##### Records to process #####
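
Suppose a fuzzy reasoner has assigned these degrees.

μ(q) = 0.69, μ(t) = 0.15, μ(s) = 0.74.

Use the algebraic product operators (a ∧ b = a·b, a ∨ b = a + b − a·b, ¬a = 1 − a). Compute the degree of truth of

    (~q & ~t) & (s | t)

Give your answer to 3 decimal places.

~q = 1 − 0.6900 = 0.3100
~t = 1 − 0.1500 = 0.8500
~q & ~t = a·b on (0.3100, 0.8500) = 0.2635
s | t = a + b − a·b on (0.7400, 0.1500) = 0.7790
(~q & ~t) & (s | t) = a·b on (0.2635, 0.7790) = 0.2053

0.205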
#####
Work required: Write out word for word every line from the one containing "μ(q) = 0.69, μ(t) = 0.15, μ(s) = 0.74." through the last line of the data, and no other line.

Your response:
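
μ(q) = 0.69, μ(t) = 0.15, μ(s) = 0.74.

Use the algebraic product operators (a ∧ b = a·b, a ∨ b = a + b − a·b, ¬a = 1 − a). Compute the degree of truth of

    (~q & ~t) & (s | t)

Give your answer to 3 decimal places.

~q = 1 − 0.6900 = 0.3100
~t = 1 − 0.1500 = 0.8500
~q & ~t = a·b on (0.3100, 0.8500) = 0.2635
s | t = a + b − a·b on (0.7400, 0.1500) = 0.7790
(~q & ~t) & (s | t) = a·b on (0.2635, 0.7790) = 0.2053

0.205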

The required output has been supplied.